WORK ORDER — From the line containing "How many full" through the final line of the records, reproduce every line exactly.

DATA EXTRACT —
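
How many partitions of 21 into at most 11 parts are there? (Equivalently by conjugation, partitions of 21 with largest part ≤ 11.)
p(21, parts ≤ 11) = 695

Use the recurrence p(n, m) = p(n, m−1) + p(n−m, m): either the largest part is < m (count p(n, m−1)) or the largest part is exactly m (remove one copy of m, count p(n−m, m)). With p(0, ·) = 1 this gives p(21, parts ≤ 11) = 695. (By conjugating Young diagrams, this also counts partitions of 21 into at most 11 parts.)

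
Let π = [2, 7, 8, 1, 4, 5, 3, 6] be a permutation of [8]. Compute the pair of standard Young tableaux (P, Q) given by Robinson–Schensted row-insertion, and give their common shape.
P = [1, 3, 5, 6] / [2, 4, 8] / [7];  Q = [1, 2, 3, 8] / [4, 5, 6] / [7];  common shape = (4, 3, 1)

Row-insert the values π_1, π_2, … into P one at a time, bumping the leftmost entry strictly greater than the inserted value down to the next row. The recording tableau Q records, in position (i, j), the step at which that cell was added to P.
  Insert 2 (step 1): P = [2];  Q = [1]
  Insert 7 (step 2): P = [2, 7];  Q = [1, 2]
  Insert 8 (step 3): P = [2, 7, 8];  Q = [1, 2, 3]
  Insert 1 (step 4): P = [1, 7, 8] / [2];  Q = [1, 2, 3] / [4]
  Insert 4 (step 5): P = [1, 4, 8] / [2, 7];  Q = [1, 2, 3] / [4, 5]
  Insert 5 (step 6): P = [1, 4, 5] / [2, 7, 8];  Q = [1, 2, 3] / [4, 5, 6]
  Insert 3 (step 7): P = [1, 3, 5] / [2, 4, 8] / [7];  Q = [1, 2, 3] / [4, 5, 6] / [7]
  Insert 6 (step 8): P = [1, 3, 5, 6] / [2, 4, 8] / [7];  Q = [1, 2, 3, 8] / [4, 5, 6] / [7]
Final shape: (4, 3, 1).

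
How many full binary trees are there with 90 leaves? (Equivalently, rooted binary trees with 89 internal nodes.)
C_89 = 254224158304000796523953440778841647086547372026600

These full binary trees are counted by the Catalan number C_n = (1/(n + 1)) · C(2n, n). For n = 89: C_89 = (1/90) · C(178, 89) = 22880174247360071687155809670095748237789263482394000/90 = 254224158304000796523953440778841647086547372026600.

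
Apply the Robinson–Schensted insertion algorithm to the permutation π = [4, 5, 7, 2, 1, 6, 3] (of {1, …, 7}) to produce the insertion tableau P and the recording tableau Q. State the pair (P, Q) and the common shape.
P = [1, 3, 6] / [2, 5] / [4, 7];  Q = [1, 2, 3] / [4, 6] / [5, 7];  common shape = (3, 2, 2)

Row-insert the values π_1, π_2, … into P one at a time, bumping the leftmost entry strictly greater than the inserted value down to the next row. The recording tableau Q records, in position (i, j), the step at which that cell was added to P.
  Insert 4 (step 1): P = [4];  Q = [1]
  Insert 5 (step 2): P = [4, 5];  Q = [1, 2]
  Insert 7 (step 3): P = [4, 5, 7];  Q = [1, 2, 3]
  Insert 2 (step 4): P = [2, 5, 7] / [4];  Q = [1, 2, 3] / [4]
  Insert 1 (step 5): P = [1, 5, 7] / [2] / [4];  Q = [1, 2, 3] / [4] / [5]
  Insert 6 (step 6): P = [1, 5, 6] / [2, 7] / [4];  Q = [1, 2, 3] / [4, 6] / [5]
  Insert 3 (step 7): P = [1, 3, 6] / [2, 5] / [4, 7];  Q = [1, 2, 3] / [4, 6] / [5, 7]
Final shape: (3, 2, 2).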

COMPLETED EXERCISE —
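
How many full binary trees are there with 90 leaves? (Equivalently, rooted binary trees with 89 internal nodes.)
C_89 = 254224158304000796523953440778841647086547372026600

These full binary trees are counted by the Catalan number C_n = (1/(n + 1)) · C(2n, n). For n = 89: C_89 = (1/90) · C(178, 89) = 22880174247360071687155809670095748237789263482394000/90 = 254224158304000796523953440778841647086547372026600.

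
Apply the Robinson–Schensted insertion algorithm to the permutation π = [4, 5, 7, 2, 1, 6, 3] (of {1, …, 7}) to produce the insertion tableau P and the recording tableau Q. State the pair (P, Q) and the common shape.
P = [1, 3, 6] / [2, 5] / [4, 7];  Q = [1, 2, 3] / [4, 6] / [5, 7];  common shape = (3, 2, 2)

Row-insert the values π_1, π_2, … into P one at a time, bumping the leftmost entry strictly greater than the inserted value down to the next row. The recording tableau Q records, in position (i, j), the step at which that cell was added to P.
  Insert 4 (step 1): P = [4];  Q = [1]
  Insert 5 (step 2): P = [4, 5];  Q = [1, 2]
  Insert 7 (step 3): P = [4, 5, 7];  Q = [1, 2, 3]
  Insert 2 (step 4): P = [2, 5, 7] / [4];  Q = [1, 2, 3] / [4]
  Insert 1 (step 5): P = [1, 5, 7] / [2] / [4];  Q = [1, 2, 3] / [4] / [5]
  Insert 6 (step 6): P = [1, 5, 6] / [2, 7] / [4];  Q = [1, 2, 3] / [4, 6] / [5]
  Insert 3 (step 7): P = [1, 3, 6] / [2, 5] / [4, 7];  Q = [1, 2, 3] / [4, 6] / [5, 7]
Final shape: (3, 2, 2).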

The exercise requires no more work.